Description of the task: After locating the line with "Answer: 49729/3136 ≈ 15.857" in the records below, print it and every line after it exactly.
+ + + +
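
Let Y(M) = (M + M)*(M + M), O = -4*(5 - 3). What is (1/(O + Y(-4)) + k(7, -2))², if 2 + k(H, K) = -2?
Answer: 49729/3136 ≈ 15.857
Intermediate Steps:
k(H, K) = -4 (k(H, K) = -2 - 2 = -4)
O = -8 (O = -4*2 = -8)
Y(M) = 4*M² (Y(M) = (2*M)*(2*M) = 4*M²)
(1/(O + Y(-4)) + k(7, -2))² = (1/(-8 + 4*(-4)²) - 4)² = (1/(-8 + 4*16) - 4)² = (1/(-8 + 64) - 4)² = (1/56 - 4)² = (-223/56)² = 49729/3136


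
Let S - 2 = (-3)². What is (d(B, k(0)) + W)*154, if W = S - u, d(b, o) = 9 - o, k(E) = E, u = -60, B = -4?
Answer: 12320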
+ + + +
Your response:
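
Answer: 49729/3136 ≈ 15.857
Intermediate Steps:
k(H, K) = -4 (k(H, K) = -2 - 2 = -4)
O = -8 (O = -4*2 = -8)
Y(M) = 4*M² (Y(M) = (2*M)*(2*M) = 4*M²)
(1/(O + Y(-4)) + k(7, -2))² = (1/(-8 + 4*(-4)²) - 4)² = (1/(-8 + 4*16) - 4)² = (1/(-8 + 64) - 4)² = (1/56 - 4)² = (-223/56)² = 49729/3136


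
Let S - 2 = (-3)². What is (d(B, k(0)) + W)*154, if W = S - u, d(b, o) = 9 - o, k(E) = E, u = -60, B = -4?
Answer: 12320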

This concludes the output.